● WHAT YOU ARE ASKED TO DO: Nothing should be left out. Give all the data again exactly as written.

*** Opening of SUPPLIED DATA ***

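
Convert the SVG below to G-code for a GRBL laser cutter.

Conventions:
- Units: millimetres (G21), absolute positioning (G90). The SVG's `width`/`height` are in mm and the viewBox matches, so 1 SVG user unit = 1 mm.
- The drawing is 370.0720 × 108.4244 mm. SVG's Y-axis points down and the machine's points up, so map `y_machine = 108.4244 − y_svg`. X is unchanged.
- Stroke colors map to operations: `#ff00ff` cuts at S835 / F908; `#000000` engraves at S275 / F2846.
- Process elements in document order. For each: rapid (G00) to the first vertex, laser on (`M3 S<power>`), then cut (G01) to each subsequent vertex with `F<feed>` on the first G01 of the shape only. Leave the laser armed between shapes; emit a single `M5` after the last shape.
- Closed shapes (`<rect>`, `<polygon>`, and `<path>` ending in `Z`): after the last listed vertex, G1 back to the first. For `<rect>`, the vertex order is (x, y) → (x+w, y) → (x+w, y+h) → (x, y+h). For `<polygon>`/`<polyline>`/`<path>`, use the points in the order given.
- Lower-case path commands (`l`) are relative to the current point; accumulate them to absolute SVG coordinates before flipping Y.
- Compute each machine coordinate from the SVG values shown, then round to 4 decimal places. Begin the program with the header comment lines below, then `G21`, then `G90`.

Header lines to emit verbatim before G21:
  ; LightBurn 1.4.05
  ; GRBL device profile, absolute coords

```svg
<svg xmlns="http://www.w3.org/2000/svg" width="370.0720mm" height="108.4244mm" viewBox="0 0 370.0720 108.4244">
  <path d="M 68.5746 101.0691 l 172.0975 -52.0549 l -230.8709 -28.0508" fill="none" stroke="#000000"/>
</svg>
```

; LightBurn 1.4.05
; GRBL device profile, absolute coords
G21
G90
G00 X68.5746 Y7.3553
M3 S275
G01 X240.6721 Y59.4102 F2846
G01 X9.8012 Y87.4610
M5

Since the viewBox matches the mm dimensions, user units are millimetres directly. The only transform is the Y-flip y_m = 108.4244 − y_svg.

Shape 1 is a open polyline drawn with `<path>`. Its stroke #000000 means engrave at S275, F2846. After flipping Y the toolpath is (68.5746,7.3553) → (240.6721,59.4102) → (9.8012,87.4610).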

*** Close of SUPPLIED DATA ***

● RESPONSE BELOW:
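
Convert the SVG below to G-code for a GRBL laser cutter.

Conventions:
- Units: millimetres (G21), absolute positioning (G90). The SVG's `width`/`height` are in mm and the viewBox matches, so 1 SVG user unit = 1 mm.
- The drawing is 370.0720 × 108.4244 mm. SVG's Y-axis points down and the machine's points up, so map `y_machine = 108.4244 − y_svg`. X is unchanged.
- Stroke colors map to operations: `#ff00ff` cuts at S835 / F908; `#000000` engraves at S275 / F2846.
- Process elements in document order. For each: rapid (G00) to the first vertex, laser on (`M3 S<power>`), then cut (G01) to each subsequent vertex with `F<feed>` on the first G01 of the shape only. Leave the laser armed between shapes; emit a single `M5` after the last shape.
- Closed shapes (`<rect>`, `<polygon>`, and `<path>` ending in `Z`): after the last listed vertex, G1 back to the first. For `<rect>`, the vertex order is (x, y) → (x+w, y) → (x+w, y+h) → (x, y+h). For `<polygon>`/`<polyline>`/`<path>`, use the points in the order given.
- Lower-case path commands (`l`) are relative to the current point; accumulate them to absolute SVG coordinates before flipping Y.
- Compute each machine coordinate from the SVG values shown, then round to 4 decimal places. Begin the program with the header comment lines below, then `G21`, then `G90`.

Header lines to emit verbatim before G21:
  ; LightBurn 1.4.05
  ; GRBL device profile, absolute coords

```svg
<svg xmlns="http://www.w3.org/2000/svg" width="370.0720mm" height="108.4244mm" viewBox="0 0 370.0720 108.4244">
  <path d="M 68.5746 101.0691 l 172.0975 -52.0549 l -230.8709 -28.0508" fill="none" stroke="#000000"/>
</svg>
```

; LightBurn 1.4.05
; GRBL device profile, absolute coords
G21
G90
G00 X68.5746 Y7.3553
M3 S275
G01 X240.6721 Y59.4102 F2846
G01 X9.8012 Y87.4610
M5

Since the viewBox matches the mm dimensions, user units are millimetres directly. The only transform is the Y-flip y_m = 108.4244 − y_svg.

Shape 1 is a open polyline drawn with `<path>`. Its stroke #000000 means engrave at S275, F2846. After flipping Y the toolpath is (68.5746,7.3553) → (240.6721,59.4102) → (9.8012,87.4610).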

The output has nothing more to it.